--- Supplied records ---

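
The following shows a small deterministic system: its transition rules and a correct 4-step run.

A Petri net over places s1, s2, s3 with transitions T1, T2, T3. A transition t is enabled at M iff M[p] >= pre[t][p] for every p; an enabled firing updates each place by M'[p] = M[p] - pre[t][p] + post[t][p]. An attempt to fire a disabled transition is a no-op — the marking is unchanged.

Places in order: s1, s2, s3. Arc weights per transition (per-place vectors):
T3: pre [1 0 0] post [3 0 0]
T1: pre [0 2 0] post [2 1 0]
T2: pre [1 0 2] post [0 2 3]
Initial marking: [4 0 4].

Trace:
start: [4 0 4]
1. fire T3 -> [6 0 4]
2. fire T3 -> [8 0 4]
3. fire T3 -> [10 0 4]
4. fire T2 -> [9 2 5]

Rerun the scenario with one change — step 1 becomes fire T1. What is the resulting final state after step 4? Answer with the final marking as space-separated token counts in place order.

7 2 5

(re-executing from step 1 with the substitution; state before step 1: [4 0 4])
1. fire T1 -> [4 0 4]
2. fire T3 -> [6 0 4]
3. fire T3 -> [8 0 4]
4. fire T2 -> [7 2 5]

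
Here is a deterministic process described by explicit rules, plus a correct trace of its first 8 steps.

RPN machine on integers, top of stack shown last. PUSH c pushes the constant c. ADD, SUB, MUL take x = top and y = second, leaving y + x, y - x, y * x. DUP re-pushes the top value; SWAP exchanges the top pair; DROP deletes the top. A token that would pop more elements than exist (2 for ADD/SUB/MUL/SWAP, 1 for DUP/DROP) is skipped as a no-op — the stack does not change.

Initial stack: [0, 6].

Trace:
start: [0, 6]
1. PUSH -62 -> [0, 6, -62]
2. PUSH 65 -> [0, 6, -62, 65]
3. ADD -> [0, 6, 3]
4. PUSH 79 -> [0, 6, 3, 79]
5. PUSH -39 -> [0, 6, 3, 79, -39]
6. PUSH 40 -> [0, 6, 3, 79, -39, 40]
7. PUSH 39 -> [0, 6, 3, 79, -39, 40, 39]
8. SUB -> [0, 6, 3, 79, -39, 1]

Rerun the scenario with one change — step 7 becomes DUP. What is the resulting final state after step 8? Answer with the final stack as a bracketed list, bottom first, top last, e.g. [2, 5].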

---

[Directions] Quote every record above exactly.

[Answer below]
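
The following shows a small deterministic system: its transition rules and a correct 4-step run.

A Petri net over places s1, s2, s3 with transitions T1, T2, T3. A transition t is enabled at M iff M[p] >= pre[t][p] for every p; an enabled firing updates each place by M'[p] = M[p] - pre[t][p] + post[t][p]. An attempt to fire a disabled transition is a no-op — the marking is unchanged.

Places in order: s1, s2, s3. Arc weights per transition (per-place vectors):
T3: pre [1 0 0] post [3 0 0]
T1: pre [0 2 0] post [2 1 0]
T2: pre [1 0 2] post [0 2 3]
Initial marking: [4 0 4].

Trace:
start: [4 0 4]
1. fire T3 -> [6 0 4]
2. fire T3 -> [8 0 4]
3. fire T3 -> [10 0 4]
4. fire T2 -> [9 2 5]

Rerun the scenario with one change — step 1 becomes fire T1. What is the resulting final state after step 4? Answer with the final marking as space-separated token counts in place order.

7 2 5

(re-executing from step 1 with the substitution; state before step 1: [4 0 4])
1. fire T1 -> [4 0 4]
2. fire T3 -> [6 0 4]
3. fire T3 -> [8 0 4]
4. fire T2 -> [7 2 5]

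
Here is a deterministic process described by explicit rules, plus a correct trace of its first 8 steps.

RPN machine on integers, top of stack shown last. PUSH c pushes the constant c. ADD, SUB, MUL take x = top and y = second, leaving y + x, y - x, y * x. DUP re-pushes the top value; SWAP exchanges the top pair; DROP deletes the top. A token that would pop more elements than exist (2 for ADD/SUB/MUL/SWAP, 1 for DUP/DROP) is skipped as a no-op — the stack does not change.

Initial stack: [0, 6].

Trace:
start: [0, 6]
1. PUSH -62 -> [0, 6, -62]
2. PUSH 65 -> [0, 6, -62, 65]
3. ADD -> [0, 6, 3]
4. PUSH 79 -> [0, 6, 3, 79]
5. PUSH -39 -> [0, 6, 3, 79, -39]
6. PUSH 40 -> [0, 6, 3, 79, -39, 40]
7. PUSH 39 -> [0, 6, 3, 79, -39, 40, 39]
8. SUB -> [0, 6, 3, 79, -39, 1]

Rerun the scenario with one change — step 7 becomes DUP. What is the resulting final state after step 8? Answer with the final stack as a bracketed list, bottom first, top last, e.g. [2, 5].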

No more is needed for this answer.